## Exercise goal
What is needed is an exact transcription of every record below.

[Source data]
▬▬▬▬▬▬▬▬▬▬
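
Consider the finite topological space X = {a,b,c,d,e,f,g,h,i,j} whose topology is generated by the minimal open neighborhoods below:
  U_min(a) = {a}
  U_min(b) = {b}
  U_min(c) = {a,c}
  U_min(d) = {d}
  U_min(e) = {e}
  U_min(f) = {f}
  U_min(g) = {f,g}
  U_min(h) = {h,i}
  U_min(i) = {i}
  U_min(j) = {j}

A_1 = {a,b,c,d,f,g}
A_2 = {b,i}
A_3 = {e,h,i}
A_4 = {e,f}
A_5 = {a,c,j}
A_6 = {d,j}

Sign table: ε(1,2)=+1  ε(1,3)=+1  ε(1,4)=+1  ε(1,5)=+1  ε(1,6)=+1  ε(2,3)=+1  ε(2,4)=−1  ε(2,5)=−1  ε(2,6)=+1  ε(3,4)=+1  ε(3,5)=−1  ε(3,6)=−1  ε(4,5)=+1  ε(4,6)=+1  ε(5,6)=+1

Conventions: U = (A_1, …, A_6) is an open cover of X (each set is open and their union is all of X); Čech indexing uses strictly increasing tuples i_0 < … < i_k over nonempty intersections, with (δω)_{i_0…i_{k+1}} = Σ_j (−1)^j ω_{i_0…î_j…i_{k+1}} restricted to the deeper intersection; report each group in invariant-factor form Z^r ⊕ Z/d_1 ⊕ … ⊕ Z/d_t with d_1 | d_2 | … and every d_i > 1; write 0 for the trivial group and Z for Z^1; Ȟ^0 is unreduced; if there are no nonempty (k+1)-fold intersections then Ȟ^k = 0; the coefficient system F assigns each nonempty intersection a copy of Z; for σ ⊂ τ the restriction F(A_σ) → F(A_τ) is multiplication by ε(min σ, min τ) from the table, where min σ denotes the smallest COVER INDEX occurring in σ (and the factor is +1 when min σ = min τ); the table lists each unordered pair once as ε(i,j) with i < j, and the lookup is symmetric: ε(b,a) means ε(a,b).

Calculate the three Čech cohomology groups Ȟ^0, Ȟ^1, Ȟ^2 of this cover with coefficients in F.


Ȟ^0(U;F) ≅ Z, Ȟ^1(U;F) ≅ Z^2 and Ȟ^2(U;F) ≅ 0

nonempty intersections:
  A12={b} A14={f} A15={a,c} A16={d} A23={i} A34={e} A56={j}
C dims 6,7; δ0: rk 5, SNF 1^5
Ȟ^0: (6−5)−0=1 ⇒ Z
Ȟ^1: (7−0)−5=2 ⇒ Z^2
Ȟ^2: (0−0)−0=0 ⇒ 0


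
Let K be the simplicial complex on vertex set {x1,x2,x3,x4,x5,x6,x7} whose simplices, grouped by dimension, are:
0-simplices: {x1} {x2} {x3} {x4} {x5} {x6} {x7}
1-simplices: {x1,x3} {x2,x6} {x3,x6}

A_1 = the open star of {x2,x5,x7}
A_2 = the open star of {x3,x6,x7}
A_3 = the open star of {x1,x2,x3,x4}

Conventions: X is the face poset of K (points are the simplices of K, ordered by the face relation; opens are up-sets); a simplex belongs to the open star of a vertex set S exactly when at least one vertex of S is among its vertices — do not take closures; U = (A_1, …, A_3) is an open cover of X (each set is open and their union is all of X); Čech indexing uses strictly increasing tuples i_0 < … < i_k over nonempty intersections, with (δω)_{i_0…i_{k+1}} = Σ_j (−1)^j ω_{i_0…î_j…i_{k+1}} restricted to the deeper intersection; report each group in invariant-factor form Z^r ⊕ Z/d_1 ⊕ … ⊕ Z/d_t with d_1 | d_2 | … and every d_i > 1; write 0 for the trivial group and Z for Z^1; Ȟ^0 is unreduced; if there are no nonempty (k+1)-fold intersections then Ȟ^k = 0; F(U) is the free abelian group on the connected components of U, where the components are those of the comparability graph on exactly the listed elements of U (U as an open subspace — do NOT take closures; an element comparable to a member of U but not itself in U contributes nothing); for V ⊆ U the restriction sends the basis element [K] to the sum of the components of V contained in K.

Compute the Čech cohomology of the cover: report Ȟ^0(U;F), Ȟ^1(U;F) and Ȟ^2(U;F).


Ȟ^0 = Z^4,  Ȟ^1 = 0,  Ȟ^2 = 0

nerve simplices:
  A1={{x2},{x5},{x7},{x2,x6}} A2={{x3},{x6},{x7},{x1,x3},{x2,x6},{x3,x6}} A3={{x1},{x2},{x3},{x4},{x1,x3},{x2,x6},{x3,x6}}
  A12={{x7},{x2,x6}} A13={{x2},{x2,x6}} A23={{x3},{x1,x3},{x2,x6},{x3,x6}}
  A123={{x2,x6}}
components per intersection:
  A1: {{x2},{x2,x6}} {{x5}} {{x7}}
  A2: {{x3},{x6},{x1,x3},{x2,x6},{x3,x6}} {{x7}}
  A3: {{x1},{x3},{x1,x3},{x3,x6}} {{x2},{x2,x6}} {{x4}}
  A12: {{x7}} {{x2,x6}}
  A13: {{x2},{x2,x6}}
  A23: {{x3},{x1,x3},{x3,x6}} {{x2,x6}}
  A123: {{x2,x6}}
C dims 8,5,1; δ0: rk 4, SNF 1^4; δ1: rk 1, SNF 1^1
degree 0: 8−4−0 = 4 → Ȟ^0 ≅ Z^4
degree 1: 5−1−4 = 0 → Ȟ^1 ≅ 0
degree 2: 1−0−1 = 0 → Ȟ^2 ≅ 0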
▬▬▬▬▬▬▬▬▬▬
## Output of the exercise
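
Consider the finite topological space X = {a,b,c,d,e,f,g,h,i,j} whose topology is generated by the minimal open neighborhoods below:
  U_min(a) = {a}
  U_min(b) = {b}
  U_min(c) = {a,c}
  U_min(d) = {d}
  U_min(e) = {e}
  U_min(f) = {f}
  U_min(g) = {f,g}
  U_min(h) = {h,i}
  U_min(i) = {i}
  U_min(j) = {j}

A_1 = {a,b,c,d,f,g}
A_2 = {b,i}
A_3 = {e,h,i}
A_4 = {e,f}
A_5 = {a,c,j}
A_6 = {d,j}

Sign table: ε(1,2)=+1  ε(1,3)=+1  ε(1,4)=+1  ε(1,5)=+1  ε(1,6)=+1  ε(2,3)=+1  ε(2,4)=−1  ε(2,5)=−1  ε(2,6)=+1  ε(3,4)=+1  ε(3,5)=−1  ε(3,6)=−1  ε(4,5)=+1  ε(4,6)=+1  ε(5,6)=+1

Conventions: U = (A_1, …, A_6) is an open cover of X (each set is open and their union is all of X); Čech indexing uses strictly increasing tuples i_0 < … < i_k over nonempty intersections, with (δω)_{i_0…i_{k+1}} = Σ_j (−1)^j ω_{i_0…î_j…i_{k+1}} restricted to the deeper intersection; report each group in invariant-factor form Z^r ⊕ Z/d_1 ⊕ … ⊕ Z/d_t with d_1 | d_2 | … and every d_i > 1; write 0 for the trivial group and Z for Z^1; Ȟ^0 is unreduced; if there are no nonempty (k+1)-fold intersections then Ȟ^k = 0; the coefficient system F assigns each nonempty intersection a copy of Z; for σ ⊂ τ the restriction F(A_σ) → F(A_τ) is multiplication by ε(min σ, min τ) from the table, where min σ denotes the smallest COVER INDEX occurring in σ (and the factor is +1 when min σ = min τ); the table lists each unordered pair once as ε(i,j) with i < j, and the lookup is symmetric: ε(b,a) means ε(a,b).

Calculate the three Čech cohomology groups Ȟ^0, Ȟ^1, Ȟ^2 of this cover with coefficients in F.


Ȟ^0(U;F) ≅ Z, Ȟ^1(U;F) ≅ Z^2 and Ȟ^2(U;F) ≅ 0

nonempty intersections:
  A12={b} A14={f} A15={a,c} A16={d} A23={i} A34={e} A56={j}
C dims 6,7; δ0: rk 5, SNF 1^5
Ȟ^0: (6−5)−0=1 ⇒ Z
Ȟ^1: (7−0)−5=2 ⇒ Z^2
Ȟ^2: (0−0)−0=0 ⇒ 0


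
Let K be the simplicial complex on vertex set {x1,x2,x3,x4,x5,x6,x7} whose simplices, grouped by dimension, are:
0-simplices: {x1} {x2} {x3} {x4} {x5} {x6} {x7}
1-simplices: {x1,x3} {x2,x6} {x3,x6}

A_1 = the open star of {x2,x5,x7}
A_2 = the open star of {x3,x6,x7}
A_3 = the open star of {x1,x2,x3,x4}

Conventions: X is the face poset of K (points are the simplices of K, ordered by the face relation; opens are up-sets); a simplex belongs to the open star of a vertex set S exactly when at least one vertex of S is among its vertices — do not take closures; U = (A_1, …, A_3) is an open cover of X (each set is open and their union is all of X); Čech indexing uses strictly increasing tuples i_0 < … < i_k over nonempty intersections, with (δω)_{i_0…i_{k+1}} = Σ_j (−1)^j ω_{i_0…î_j…i_{k+1}} restricted to the deeper intersection; report each group in invariant-factor form Z^r ⊕ Z/d_1 ⊕ … ⊕ Z/d_t with d_1 | d_2 | … and every d_i > 1; write 0 for the trivial group and Z for Z^1; Ȟ^0 is unreduced; if there are no nonempty (k+1)-fold intersections then Ȟ^k = 0; F(U) is the free abelian group on the connected components of U, where the components are those of the comparability graph on exactly the listed elements of U (U as an open subspace — do NOT take closures; an element comparable to a member of U but not itself in U contributes nothing); for V ⊆ U the restriction sends the basis element [K] to the sum of the components of V contained in K.

Compute the Čech cohomology of the cover: report Ȟ^0(U;F), Ȟ^1(U;F) and Ȟ^2(U;F).


Ȟ^0 = Z^4,  Ȟ^1 = 0,  Ȟ^2 = 0

nerve simplices:
  A1={{x2},{x5},{x7},{x2,x6}} A2={{x3},{x6},{x7},{x1,x3},{x2,x6},{x3,x6}} A3={{x1},{x2},{x3},{x4},{x1,x3},{x2,x6},{x3,x6}}
  A12={{x7},{x2,x6}} A13={{x2},{x2,x6}} A23={{x3},{x1,x3},{x2,x6},{x3,x6}}
  A123={{x2,x6}}
components per intersection:
  A1: {{x2},{x2,x6}} {{x5}} {{x7}}
  A2: {{x3},{x6},{x1,x3},{x2,x6},{x3,x6}} {{x7}}
  A3: {{x1},{x3},{x1,x3},{x3,x6}} {{x2},{x2,x6}} {{x4}}
  A12: {{x7}} {{x2,x6}}
  A13: {{x2},{x2,x6}}
  A23: {{x3},{x1,x3},{x3,x6}} {{x2,x6}}
  A123: {{x2,x6}}
C dims 8,5,1; δ0: rk 4, SNF 1^4; δ1: rk 1, SNF 1^1
degree 0: 8−4−0 = 4 → Ȟ^0 ≅ Z^4
degree 1: 5−1−4 = 0 → Ȟ^1 ≅ 0
degree 2: 1−0−1 = 0 → Ȟ^2 ≅ 0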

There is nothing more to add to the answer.